To do: The data should be printed in full, character for character.

Saved entries:
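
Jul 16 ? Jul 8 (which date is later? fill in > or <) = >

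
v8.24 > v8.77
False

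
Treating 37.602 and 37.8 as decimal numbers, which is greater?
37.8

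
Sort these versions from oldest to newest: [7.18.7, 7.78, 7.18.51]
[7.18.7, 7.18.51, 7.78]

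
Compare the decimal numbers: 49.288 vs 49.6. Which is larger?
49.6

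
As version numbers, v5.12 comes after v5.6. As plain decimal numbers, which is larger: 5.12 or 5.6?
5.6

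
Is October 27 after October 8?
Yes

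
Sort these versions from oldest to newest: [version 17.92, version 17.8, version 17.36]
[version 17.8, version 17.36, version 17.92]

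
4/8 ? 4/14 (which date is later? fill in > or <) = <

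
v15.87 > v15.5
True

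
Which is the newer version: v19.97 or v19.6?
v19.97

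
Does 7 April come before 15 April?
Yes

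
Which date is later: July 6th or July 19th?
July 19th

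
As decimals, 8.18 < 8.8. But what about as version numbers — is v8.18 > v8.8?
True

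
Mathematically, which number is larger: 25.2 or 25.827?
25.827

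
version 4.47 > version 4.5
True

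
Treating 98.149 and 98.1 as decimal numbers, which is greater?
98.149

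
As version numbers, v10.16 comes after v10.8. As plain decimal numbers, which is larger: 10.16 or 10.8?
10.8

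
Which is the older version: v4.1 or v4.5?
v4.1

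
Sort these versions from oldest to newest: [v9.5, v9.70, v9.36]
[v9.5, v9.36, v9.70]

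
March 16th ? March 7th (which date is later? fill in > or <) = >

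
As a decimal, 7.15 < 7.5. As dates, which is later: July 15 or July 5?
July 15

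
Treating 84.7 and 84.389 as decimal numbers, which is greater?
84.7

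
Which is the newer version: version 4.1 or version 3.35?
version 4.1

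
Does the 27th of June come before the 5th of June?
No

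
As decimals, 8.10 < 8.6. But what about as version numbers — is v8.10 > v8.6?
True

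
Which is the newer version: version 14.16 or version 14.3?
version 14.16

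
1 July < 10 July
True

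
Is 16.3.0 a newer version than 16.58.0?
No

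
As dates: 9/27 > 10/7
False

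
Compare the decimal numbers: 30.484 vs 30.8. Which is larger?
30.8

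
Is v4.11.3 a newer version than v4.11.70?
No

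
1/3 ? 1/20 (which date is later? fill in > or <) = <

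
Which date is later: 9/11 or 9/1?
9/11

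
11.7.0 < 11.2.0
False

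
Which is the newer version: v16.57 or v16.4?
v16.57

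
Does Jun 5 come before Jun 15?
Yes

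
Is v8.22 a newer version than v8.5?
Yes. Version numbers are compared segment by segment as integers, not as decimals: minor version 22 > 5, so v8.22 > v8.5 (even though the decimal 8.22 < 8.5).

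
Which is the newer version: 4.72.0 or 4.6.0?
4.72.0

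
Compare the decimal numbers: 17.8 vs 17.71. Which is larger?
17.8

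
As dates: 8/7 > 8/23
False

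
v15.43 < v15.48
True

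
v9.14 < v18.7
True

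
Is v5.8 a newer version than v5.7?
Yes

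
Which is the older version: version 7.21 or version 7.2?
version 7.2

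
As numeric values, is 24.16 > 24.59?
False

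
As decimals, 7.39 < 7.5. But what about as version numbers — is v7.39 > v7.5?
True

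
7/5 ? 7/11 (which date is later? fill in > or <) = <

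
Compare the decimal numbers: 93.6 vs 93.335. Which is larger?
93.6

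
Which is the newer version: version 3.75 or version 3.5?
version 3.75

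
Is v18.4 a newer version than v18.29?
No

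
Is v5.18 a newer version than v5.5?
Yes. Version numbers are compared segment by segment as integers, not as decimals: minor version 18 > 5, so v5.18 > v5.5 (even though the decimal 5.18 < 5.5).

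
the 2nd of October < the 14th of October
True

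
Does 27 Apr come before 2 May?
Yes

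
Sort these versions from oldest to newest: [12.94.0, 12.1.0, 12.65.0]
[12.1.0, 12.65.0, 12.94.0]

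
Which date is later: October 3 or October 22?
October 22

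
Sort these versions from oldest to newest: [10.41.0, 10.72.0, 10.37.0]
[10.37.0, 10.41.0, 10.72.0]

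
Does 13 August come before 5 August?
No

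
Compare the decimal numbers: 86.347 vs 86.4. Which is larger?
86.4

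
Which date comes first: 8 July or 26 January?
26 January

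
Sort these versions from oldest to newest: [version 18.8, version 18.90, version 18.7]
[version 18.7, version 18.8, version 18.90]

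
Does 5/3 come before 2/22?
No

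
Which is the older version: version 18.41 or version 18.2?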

Output:
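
Jul 16 ? Jul 8 (which date is later? fill in > or <) = >

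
v8.24 > v8.77
False

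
Treating 37.602 and 37.8 as decimal numbers, which is greater?
37.8

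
Sort these versions from oldest to newest: [7.18.7, 7.78, 7.18.51]
[7.18.7, 7.18.51, 7.78]

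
Compare the decimal numbers: 49.288 vs 49.6. Which is larger?
49.6

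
As version numbers, v5.12 comes after v5.6. As plain decimal numbers, which is larger: 5.12 or 5.6?
5.6

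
Is October 27 after October 8?
Yes

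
Sort these versions from oldest to newest: [version 17.92, version 17.8, version 17.36]
[version 17.8, version 17.36, version 17.92]

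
4/8 ? 4/14 (which date is later? fill in > or <) = <

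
v15.87 > v15.5
True

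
Which is the newer version: v19.97 or v19.6?
v19.97

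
Does 7 April come before 15 April?
Yes

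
Which date is later: July 6th or July 19th?
July 19th

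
As decimals, 8.18 < 8.8. But what about as version numbers — is v8.18 > v8.8?
True

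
Mathematically, which number is larger: 25.2 or 25.827?
25.827

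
version 4.47 > version 4.5
True

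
Treating 98.149 and 98.1 as decimal numbers, which is greater?
98.149

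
As version numbers, v10.16 comes after v10.8. As plain decimal numbers, which is larger: 10.16 or 10.8?
10.8

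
Which is the older version: v4.1 or v4.5?
v4.1

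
Sort these versions from oldest to newest: [v9.5, v9.70, v9.36]
[v9.5, v9.36, v9.70]

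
March 16th ? March 7th (which date is later? fill in > or <) = >

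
As a decimal, 7.15 < 7.5. As dates, which is later: July 15 or July 5?
July 15

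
Treating 84.7 and 84.389 as decimal numbers, which is greater?
84.7

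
Which is the newer version: version 4.1 or version 3.35?
version 4.1

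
Does the 27th of June come before the 5th of June?
No

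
As decimals, 8.10 < 8.6. But what about as version numbers — is v8.10 > v8.6?
True

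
Which is the newer version: version 14.16 or version 14.3?
version 14.16

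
1 July < 10 July
True

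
Is 16.3.0 a newer version than 16.58.0?
No

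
As dates: 9/27 > 10/7
False

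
Compare the decimal numbers: 30.484 vs 30.8. Which is larger?
30.8

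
Is v4.11.3 a newer version than v4.11.70?
No

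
1/3 ? 1/20 (which date is later? fill in > or <) = <

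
Which date is later: 9/11 or 9/1?
9/11

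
11.7.0 < 11.2.0
False

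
Which is the newer version: v16.57 or v16.4?
v16.57

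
Does Jun 5 come before Jun 15?
Yes

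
Is v8.22 a newer version than v8.5?
Yes. Version numbers are compared segment by segment as integers, not as decimals: minor version 22 > 5, so v8.22 > v8.5 (even though the decimal 8.22 < 8.5).

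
Which is the newer version: 4.72.0 or 4.6.0?
4.72.0

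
Compare the decimal numbers: 17.8 vs 17.71. Which is larger?
17.8

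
As dates: 8/7 > 8/23
False

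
v15.43 < v15.48
True

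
v9.14 < v18.7
True

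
Is v5.8 a newer version than v5.7?
Yes

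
Which is the older version: version 7.21 or version 7.2?
version 7.2

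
As numeric values, is 24.16 > 24.59?
False

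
As decimals, 7.39 < 7.5. But what about as version numbers — is v7.39 > v7.5?
True

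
7/5 ? 7/11 (which date is later? fill in > or <) = <

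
Compare the decimal numbers: 93.6 vs 93.335. Which is larger?
93.6

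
Which is the newer version: version 3.75 or version 3.5?
version 3.75

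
Is v18.4 a newer version than v18.29?
No

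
Is v5.18 a newer version than v5.5?
Yes. Version numbers are compared segment by segment as integers, not as decimals: minor version 18 > 5, so v5.18 > v5.5 (even though the decimal 5.18 < 5.5).

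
the 2nd of October < the 14th of October
True

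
Does 27 Apr come before 2 May?
Yes

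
Sort these versions from oldest to newest: [12.94.0, 12.1.0, 12.65.0]
[12.1.0, 12.65.0, 12.94.0]

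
Which date is later: October 3 or October 22?
October 22

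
Sort these versions from oldest to newest: [10.41.0, 10.72.0, 10.37.0]
[10.37.0, 10.41.0, 10.72.0]

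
Does 13 August come before 5 August?
No

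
Compare the decimal numbers: 86.347 vs 86.4. Which is larger?
86.4

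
Which date comes first: 8 July or 26 January?
26 January

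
Sort these versions from oldest to newest: [version 18.8, version 18.90, version 18.7]
[version 18.7, version 18.8, version 18.90]

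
Does 5/3 come before 2/22?
No

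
Which is the older version: version 18.41 or version 18.2?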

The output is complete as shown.